*Activity*
Retype every record below exactly as it is written.

*Given entries*
____________
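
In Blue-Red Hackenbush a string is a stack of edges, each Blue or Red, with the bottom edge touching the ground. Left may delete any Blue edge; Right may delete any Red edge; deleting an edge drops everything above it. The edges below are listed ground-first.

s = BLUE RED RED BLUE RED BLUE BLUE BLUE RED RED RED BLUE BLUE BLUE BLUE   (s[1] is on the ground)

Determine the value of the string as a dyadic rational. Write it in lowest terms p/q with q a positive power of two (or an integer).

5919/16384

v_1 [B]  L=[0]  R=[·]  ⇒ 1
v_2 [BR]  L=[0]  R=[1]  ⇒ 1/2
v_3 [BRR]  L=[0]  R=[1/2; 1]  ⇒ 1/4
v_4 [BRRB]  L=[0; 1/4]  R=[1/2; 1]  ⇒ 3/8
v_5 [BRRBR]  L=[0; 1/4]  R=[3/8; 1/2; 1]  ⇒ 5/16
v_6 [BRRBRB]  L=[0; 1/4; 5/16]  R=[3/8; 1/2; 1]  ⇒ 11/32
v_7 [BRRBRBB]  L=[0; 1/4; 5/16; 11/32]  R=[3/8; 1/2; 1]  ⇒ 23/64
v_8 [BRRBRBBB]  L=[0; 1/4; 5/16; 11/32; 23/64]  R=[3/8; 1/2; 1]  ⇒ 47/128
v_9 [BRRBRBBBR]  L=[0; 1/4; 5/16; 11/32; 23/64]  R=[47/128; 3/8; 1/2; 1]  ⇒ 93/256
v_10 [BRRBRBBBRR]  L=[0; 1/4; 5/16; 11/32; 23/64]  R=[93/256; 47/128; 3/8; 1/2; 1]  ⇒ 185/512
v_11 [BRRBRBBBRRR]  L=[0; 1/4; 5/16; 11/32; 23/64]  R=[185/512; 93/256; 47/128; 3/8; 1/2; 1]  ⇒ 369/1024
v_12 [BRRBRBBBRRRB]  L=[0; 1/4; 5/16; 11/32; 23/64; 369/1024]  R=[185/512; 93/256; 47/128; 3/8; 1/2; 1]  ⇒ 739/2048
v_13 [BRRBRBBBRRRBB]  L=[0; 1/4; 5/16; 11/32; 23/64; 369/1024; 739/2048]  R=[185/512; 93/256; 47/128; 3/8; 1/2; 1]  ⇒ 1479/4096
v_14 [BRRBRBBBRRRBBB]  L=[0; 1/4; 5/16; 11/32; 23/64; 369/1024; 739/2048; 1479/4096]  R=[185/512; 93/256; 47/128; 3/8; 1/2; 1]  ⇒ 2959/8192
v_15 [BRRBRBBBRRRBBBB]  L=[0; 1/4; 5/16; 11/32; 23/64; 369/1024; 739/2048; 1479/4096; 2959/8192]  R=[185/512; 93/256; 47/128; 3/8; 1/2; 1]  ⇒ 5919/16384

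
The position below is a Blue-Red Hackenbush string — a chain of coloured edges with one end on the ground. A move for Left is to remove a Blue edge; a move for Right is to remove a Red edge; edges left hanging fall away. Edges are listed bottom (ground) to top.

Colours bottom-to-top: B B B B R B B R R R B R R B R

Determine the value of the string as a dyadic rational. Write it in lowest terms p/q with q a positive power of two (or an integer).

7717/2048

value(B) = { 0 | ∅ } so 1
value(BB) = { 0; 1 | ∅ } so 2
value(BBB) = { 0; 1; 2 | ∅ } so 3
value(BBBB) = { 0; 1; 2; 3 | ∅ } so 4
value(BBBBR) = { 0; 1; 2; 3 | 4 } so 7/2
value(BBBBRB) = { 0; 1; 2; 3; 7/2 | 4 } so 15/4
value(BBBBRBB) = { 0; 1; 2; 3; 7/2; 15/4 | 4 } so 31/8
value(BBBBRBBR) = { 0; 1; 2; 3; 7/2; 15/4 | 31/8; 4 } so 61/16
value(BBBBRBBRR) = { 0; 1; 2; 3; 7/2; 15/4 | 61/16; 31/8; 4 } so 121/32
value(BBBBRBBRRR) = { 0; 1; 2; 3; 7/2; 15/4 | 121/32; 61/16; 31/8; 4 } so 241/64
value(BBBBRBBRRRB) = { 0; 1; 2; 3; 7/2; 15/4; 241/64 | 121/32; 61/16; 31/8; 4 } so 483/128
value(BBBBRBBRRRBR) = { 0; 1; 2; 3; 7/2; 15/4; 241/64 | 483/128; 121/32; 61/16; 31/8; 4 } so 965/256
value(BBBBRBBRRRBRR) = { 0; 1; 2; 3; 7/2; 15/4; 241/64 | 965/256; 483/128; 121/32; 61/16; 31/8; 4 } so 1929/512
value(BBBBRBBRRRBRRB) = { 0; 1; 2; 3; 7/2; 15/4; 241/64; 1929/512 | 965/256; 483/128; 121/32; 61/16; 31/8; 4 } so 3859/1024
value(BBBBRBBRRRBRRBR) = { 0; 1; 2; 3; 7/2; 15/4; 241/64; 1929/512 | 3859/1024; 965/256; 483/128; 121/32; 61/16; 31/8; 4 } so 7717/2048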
____________
*Answer for the task*
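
In Blue-Red Hackenbush a string is a stack of edges, each Blue or Red, with the bottom edge touching the ground. Left may delete any Blue edge; Right may delete any Red edge; deleting an edge drops everything above it. The edges below are listed ground-first.

s = BLUE RED RED BLUE RED BLUE BLUE BLUE RED RED RED BLUE BLUE BLUE BLUE   (s[1] is on the ground)

Determine the value of the string as a dyadic rational. Write it in lowest terms p/q with q a positive power of two (or an integer).

5919/16384

v_1 [B]  L=[0]  R=[·]  ⇒ 1
v_2 [BR]  L=[0]  R=[1]  ⇒ 1/2
v_3 [BRR]  L=[0]  R=[1/2; 1]  ⇒ 1/4
v_4 [BRRB]  L=[0; 1/4]  R=[1/2; 1]  ⇒ 3/8
v_5 [BRRBR]  L=[0; 1/4]  R=[3/8; 1/2; 1]  ⇒ 5/16
v_6 [BRRBRB]  L=[0; 1/4; 5/16]  R=[3/8; 1/2; 1]  ⇒ 11/32
v_7 [BRRBRBB]  L=[0; 1/4; 5/16; 11/32]  R=[3/8; 1/2; 1]  ⇒ 23/64
v_8 [BRRBRBBB]  L=[0; 1/4; 5/16; 11/32; 23/64]  R=[3/8; 1/2; 1]  ⇒ 47/128
v_9 [BRRBRBBBR]  L=[0; 1/4; 5/16; 11/32; 23/64]  R=[47/128; 3/8; 1/2; 1]  ⇒ 93/256
v_10 [BRRBRBBBRR]  L=[0; 1/4; 5/16; 11/32; 23/64]  R=[93/256; 47/128; 3/8; 1/2; 1]  ⇒ 185/512
v_11 [BRRBRBBBRRR]  L=[0; 1/4; 5/16; 11/32; 23/64]  R=[185/512; 93/256; 47/128; 3/8; 1/2; 1]  ⇒ 369/1024
v_12 [BRRBRBBBRRRB]  L=[0; 1/4; 5/16; 11/32; 23/64; 369/1024]  R=[185/512; 93/256; 47/128; 3/8; 1/2; 1]  ⇒ 739/2048
v_13 [BRRBRBBBRRRBB]  L=[0; 1/4; 5/16; 11/32; 23/64; 369/1024; 739/2048]  R=[185/512; 93/256; 47/128; 3/8; 1/2; 1]  ⇒ 1479/4096
v_14 [BRRBRBBBRRRBBB]  L=[0; 1/4; 5/16; 11/32; 23/64; 369/1024; 739/2048; 1479/4096]  R=[185/512; 93/256; 47/128; 3/8; 1/2; 1]  ⇒ 2959/8192
v_15 [BRRBRBBBRRRBBBB]  L=[0; 1/4; 5/16; 11/32; 23/64; 369/1024; 739/2048; 1479/4096; 2959/8192]  R=[185/512; 93/256; 47/128; 3/8; 1/2; 1]  ⇒ 5919/16384

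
The position below is a Blue-Red Hackenbush string — a chain of coloured edges with one end on the ground. A move for Left is to remove a Blue edge; a move for Right is to remove a Red edge; edges left hanging fall away. Edges are listed bottom (ground) to top.

Colours bottom-to-top: B B B B R B B R R R B R R B R

Determine the value of the string as a dyadic rational. Write it in lowest terms p/q with q a positive power of two (or an integer).

7717/2048

value(B) = { 0 | ∅ } so 1
value(BB) = { 0; 1 | ∅ } so 2
value(BBB) = { 0; 1; 2 | ∅ } so 3
value(BBBB) = { 0; 1; 2; 3 | ∅ } so 4
value(BBBBR) = { 0; 1; 2; 3 | 4 } so 7/2
value(BBBBRB) = { 0; 1; 2; 3; 7/2 | 4 } so 15/4
value(BBBBRBB) = { 0; 1; 2; 3; 7/2; 15/4 | 4 } so 31/8
value(BBBBRBBR) = { 0; 1; 2; 3; 7/2; 15/4 | 31/8; 4 } so 61/16
value(BBBBRBBRR) = { 0; 1; 2; 3; 7/2; 15/4 | 61/16; 31/8; 4 } so 121/32
value(BBBBRBBRRR) = { 0; 1; 2; 3; 7/2; 15/4 | 121/32; 61/16; 31/8; 4 } so 241/64
value(BBBBRBBRRRB) = { 0; 1; 2; 3; 7/2; 15/4; 241/64 | 121/32; 61/16; 31/8; 4 } so 483/128
value(BBBBRBBRRRBR) = { 0; 1; 2; 3; 7/2; 15/4; 241/64 | 483/128; 121/32; 61/16; 31/8; 4 } so 965/256
value(BBBBRBBRRRBRR) = { 0; 1; 2; 3; 7/2; 15/4; 241/64 | 965/256; 483/128; 121/32; 61/16; 31/8; 4 } so 1929/512
value(BBBBRBBRRRBRRB) = { 0; 1; 2; 3; 7/2; 15/4; 241/64; 1929/512 | 965/256; 483/128; 121/32; 61/16; 31/8; 4 } so 3859/1024
value(BBBBRBBRRRBRRBR) = { 0; 1; 2; 3; 7/2; 15/4; 241/64; 1929/512 | 3859/1024; 965/256; 483/128; 121/32; 61/16; 31/8; 4 } so 7717/2048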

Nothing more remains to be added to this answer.